**Your objective**
Line by line, output the entries below exactly as they appear.

+ + + + + + +

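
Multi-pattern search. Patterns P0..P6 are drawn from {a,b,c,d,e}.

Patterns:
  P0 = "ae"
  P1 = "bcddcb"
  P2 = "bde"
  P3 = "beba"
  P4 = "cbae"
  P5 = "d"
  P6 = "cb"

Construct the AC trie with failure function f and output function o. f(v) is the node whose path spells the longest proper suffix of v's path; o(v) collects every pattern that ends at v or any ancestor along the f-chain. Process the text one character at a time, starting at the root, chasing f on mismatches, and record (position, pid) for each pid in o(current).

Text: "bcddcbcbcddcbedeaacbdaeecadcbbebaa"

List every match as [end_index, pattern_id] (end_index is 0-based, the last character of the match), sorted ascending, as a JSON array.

Build automaton:
Trie nodes:
  0='ε' goto a→1 b→3 c→14 d→18
  1='a' goto e→2
  2='ae' goto ·  [P0 ends]
  3='b' goto c→4 d→9 e→11
  4='bc' goto d→5
  5='bcd' goto d→6
  6='bcdd' goto c→7
  7='bcddc' goto b→8
  8='bcddcb' goto ·  [P1 ends]
  9='bd' goto e→10
  10='bde' goto ·  [P2 ends]
  11='be' goto b→12
  12='beb' goto a→13
  13='beba' goto ·  [P3 ends]
  14='c' goto b→15
  15='cb' goto a→16  [P6 ends]
  16='cba' goto e→17
  17='cbae' goto ·  [P4 ends]
  18='d' goto ·  [P5 ends]

Failure links (BFS by depth):
  n1('a'): parent n0 fail=0; on 'a' 0 → fail=0;  out ∅∪∅=∅
  n3('b'): parent n0 fail=0; on 'b' 0 → fail=0;  out ∅∪∅=∅
  n14('c'): parent n0 fail=0; on 'c' 0 → fail=0;  out ∅∪∅=∅
  n18('d'): parent n0 fail=0; on 'd' 0 → fail=0;  out {5}∪∅={5}
  n2('ae'): parent n1 fail=0; on 'e' 0 → fail=0;  out {0}∪∅={0}
  n4('bc'): parent n3 fail=0; on 'c' 0 → fail=14;  out ∅∪∅=∅
  n9('bd'): parent n3 fail=0; on 'd' 0 → fail=18;  out ∅∪{5}={5}
  n11('be'): parent n3 fail=0; on 'e' 0 → fail=0;  out ∅∪∅=∅
  n15('cb'): parent n14 fail=0; on 'b' 0 → fail=3;  out {6}∪∅={6}
  n5('bcd'): parent n4 fail=14; on 'd' 14→0 → fail=18;  out ∅∪{5}={5}
  n10('bde'): parent n9 fail=18; on 'e' 18→0 → fail=0;  out {2}∪∅={2}
  n12('beb'): parent n11 fail=0; on 'b' 0 → fail=3;  out ∅∪∅=∅
  n16('cba'): parent n15 fail=3; on 'a' 3→0 → fail=1;  out ∅∪∅=∅
  n6('bcdd'): parent n5 fail=18; on 'd' 18→0 → fail=18;  out ∅∪{5}={5}
  n13('beba'): parent n12 fail=3; on 'a' 3→0 → fail=1;  out {3}∪∅={3}
  n17('cbae'): parent n16 fail=1; on 'e' 1 → fail=2;  out {4}∪{0}={0,4}
  n7('bcddc'): parent n6 fail=18; on 'c' 18→0 → fail=14;  out ∅∪∅=∅
  n8('bcddcb'): parent n7 fail=14; on 'b' 14 → fail=15;  out {1}∪{6}={1,6}

Run:
i=0 'b': node 0→3
i=1 'c': node 3→4
i=2 'd': node 4→5  → match P5@[2:2]
i=3 'd': node 5→6  → match P5@[3:3]
i=4 'c': node 6→7
i=5 'b': node 7→8  → match P1@[0:5],P6@[4:5]
i=6 'c': node 8→4 (fail-walked)
i=7 'b': node 4→15 (fail-walked)  → match P6@[6:7]
i=8 'c': node 15→4 (fail-walked)
i=9 'd': node 4→5  → match P5@[9:9]
i=10 'd': node 5→6  → match P5@[10:10]
i=11 'c': node 6→7
i=12 'b': node 7→8  → match P1@[7:12],P6@[11:12]
i=13 'e': node 8→11 (fail-walked)
i=14 'd': node 11→18 (fail-walked)  → match P5@[14:14]
i=15 'e': node 18→0 (fail-walked)
i=16 'a': node 0→1
i=17 'a': node 1→1 (fail-walked)
i=18 'c': node 1→14 (fail-walked)
i=19 'b': node 14→15  → match P6@[18:19]
i=20 'd': node 15→9 (fail-walked)  → match P5@[20:20]
i=21 'a': node 9→1 (fail-walked)
i=22 'e': node 1→2  → match P0@[21:22]
i=23 'e': node 2→0 (fail-walked)
i=24 'c': node 0→14
i=25 'a': node 14→1 (fail-walked)
i=26 'd': node 1→18 (fail-walked)  → match P5@[26:26]
i=27 'c': node 18→14 (fail-walked)
i=28 'b': node 14→15  → match P6@[27:28]
i=29 'b': node 15→3 (fail-walked)
i=30 'e': node 3→11
i=31 'b': node 11→12
i=32 'a': node 12→13  → match P3@[29:32]
i=33 'a': node 13→1 (fail-walked)

Matches: [[2,5],[3,5],[5,1],[5,6],[7,6],[9,5],[10,5],[12,1],[12,6],[14,5],[19,6],[20,5],[22,0],[26,5],[28,6],[32,3]]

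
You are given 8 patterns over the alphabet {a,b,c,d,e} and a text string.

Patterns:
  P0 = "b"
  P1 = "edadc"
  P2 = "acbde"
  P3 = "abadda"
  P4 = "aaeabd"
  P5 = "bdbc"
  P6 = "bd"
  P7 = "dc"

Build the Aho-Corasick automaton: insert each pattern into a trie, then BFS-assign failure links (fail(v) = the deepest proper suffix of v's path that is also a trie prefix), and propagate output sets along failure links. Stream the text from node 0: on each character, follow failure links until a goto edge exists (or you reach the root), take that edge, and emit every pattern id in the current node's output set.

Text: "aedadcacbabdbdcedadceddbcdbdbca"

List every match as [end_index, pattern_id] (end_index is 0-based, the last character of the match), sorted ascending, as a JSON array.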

+ + + + + + +

**Answer for this exercise**
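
Multi-pattern search. Patterns P0..P6 are drawn from {a,b,c,d,e}.

Patterns:
  P0 = "ae"
  P1 = "bcddcb"
  P2 = "bde"
  P3 = "beba"
  P4 = "cbae"
  P5 = "d"
  P6 = "cb"

Construct the AC trie with failure function f and output function o. f(v) is the node whose path spells the longest proper suffix of v's path; o(v) collects every pattern that ends at v or any ancestor along the f-chain. Process the text one character at a time, starting at the root, chasing f on mismatches, and record (position, pid) for each pid in o(current).

Text: "bcddcbcbcddcbedeaacbdaeecadcbbebaa"

List every match as [end_index, pattern_id] (end_index is 0-based, the last character of the match), sorted ascending, as a JSON array.

Build automaton:
Trie nodes:
  0='ε' goto a→1 b→3 c→14 d→18
  1='a' goto e→2
  2='ae' goto ·  [P0 ends]
  3='b' goto c→4 d→9 e→11
  4='bc' goto d→5
  5='bcd' goto d→6
  6='bcdd' goto c→7
  7='bcddc' goto b→8
  8='bcddcb' goto ·  [P1 ends]
  9='bd' goto e→10
  10='bde' goto ·  [P2 ends]
  11='be' goto b→12
  12='beb' goto a→13
  13='beba' goto ·  [P3 ends]
  14='c' goto b→15
  15='cb' goto a→16  [P6 ends]
  16='cba' goto e→17
  17='cbae' goto ·  [P4 ends]
  18='d' goto ·  [P5 ends]

Failure links (BFS by depth):
  n1('a'): parent n0 fail=0; on 'a' 0 → fail=0;  out ∅∪∅=∅
  n3('b'): parent n0 fail=0; on 'b' 0 → fail=0;  out ∅∪∅=∅
  n14('c'): parent n0 fail=0; on 'c' 0 → fail=0;  out ∅∪∅=∅
  n18('d'): parent n0 fail=0; on 'd' 0 → fail=0;  out {5}∪∅={5}
  n2('ae'): parent n1 fail=0; on 'e' 0 → fail=0;  out {0}∪∅={0}
  n4('bc'): parent n3 fail=0; on 'c' 0 → fail=14;  out ∅∪∅=∅
  n9('bd'): parent n3 fail=0; on 'd' 0 → fail=18;  out ∅∪{5}={5}
  n11('be'): parent n3 fail=0; on 'e' 0 → fail=0;  out ∅∪∅=∅
  n15('cb'): parent n14 fail=0; on 'b' 0 → fail=3;  out {6}∪∅={6}
  n5('bcd'): parent n4 fail=14; on 'd' 14→0 → fail=18;  out ∅∪{5}={5}
  n10('bde'): parent n9 fail=18; on 'e' 18→0 → fail=0;  out {2}∪∅={2}
  n12('beb'): parent n11 fail=0; on 'b' 0 → fail=3;  out ∅∪∅=∅
  n16('cba'): parent n15 fail=3; on 'a' 3→0 → fail=1;  out ∅∪∅=∅
  n6('bcdd'): parent n5 fail=18; on 'd' 18→0 → fail=18;  out ∅∪{5}={5}
  n13('beba'): parent n12 fail=3; on 'a' 3→0 → fail=1;  out {3}∪∅={3}
  n17('cbae'): parent n16 fail=1; on 'e' 1 → fail=2;  out {4}∪{0}={0,4}
  n7('bcddc'): parent n6 fail=18; on 'c' 18→0 → fail=14;  out ∅∪∅=∅
  n8('bcddcb'): parent n7 fail=14; on 'b' 14 → fail=15;  out {1}∪{6}={1,6}

Run:
i=0 'b': node 0→3
i=1 'c': node 3→4
i=2 'd': node 4→5  → match P5@[2:2]
i=3 'd': node 5→6  → match P5@[3:3]
i=4 'c': node 6→7
i=5 'b': node 7→8  → match P1@[0:5],P6@[4:5]
i=6 'c': node 8→4 (fail-walked)
i=7 'b': node 4→15 (fail-walked)  → match P6@[6:7]
i=8 'c': node 15→4 (fail-walked)
i=9 'd': node 4→5  → match P5@[9:9]
i=10 'd': node 5→6  → match P5@[10:10]
i=11 'c': node 6→7
i=12 'b': node 7→8  → match P1@[7:12],P6@[11:12]
i=13 'e': node 8→11 (fail-walked)
i=14 'd': node 11→18 (fail-walked)  → match P5@[14:14]
i=15 'e': node 18→0 (fail-walked)
i=16 'a': node 0→1
i=17 'a': node 1→1 (fail-walked)
i=18 'c': node 1→14 (fail-walked)
i=19 'b': node 14→15  → match P6@[18:19]
i=20 'd': node 15→9 (fail-walked)  → match P5@[20:20]
i=21 'a': node 9→1 (fail-walked)
i=22 'e': node 1→2  → match P0@[21:22]
i=23 'e': node 2→0 (fail-walked)
i=24 'c': node 0→14
i=25 'a': node 14→1 (fail-walked)
i=26 'd': node 1→18 (fail-walked)  → match P5@[26:26]
i=27 'c': node 18→14 (fail-walked)
i=28 'b': node 14→15  → match P6@[27:28]
i=29 'b': node 15→3 (fail-walked)
i=30 'e': node 3→11
i=31 'b': node 11→12
i=32 'a': node 12→13  → match P3@[29:32]
i=33 'a': node 13→1 (fail-walked)

Matches: [[2,5],[3,5],[5,1],[5,6],[7,6],[9,5],[10,5],[12,1],[12,6],[14,5],[19,6],[20,5],[22,0],[26,5],[28,6],[32,3]]

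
You are given 8 patterns over the alphabet {a,b,c,d,e} and a text string.

Patterns:
  P0 = "b"
  P1 = "edadc"
  P2 = "acbde"
  P3 = "abadda"
  P4 = "aaeabd"
  P5 = "bdbc"
  P6 = "bd"
  P7 = "dc"

Build the Aho-Corasick automaton: insert each pattern into a trie, then BFS-assign failure links (fail(v) = the deepest proper suffix of v's path that is also a trie prefix), and propagate output sets along failure links. Stream the text from node 0: on each character, follow failure links until a goto edge exists (or you reach the root), take that edge, and emit every pattern id in the current node's output set.

Text: "aedadcacbabdbdcedadceddbcdbdbca"

List every match as [end_index, pattern_id] (end_index is 0-based, the last character of the match), sorted ascending, as a JSON array.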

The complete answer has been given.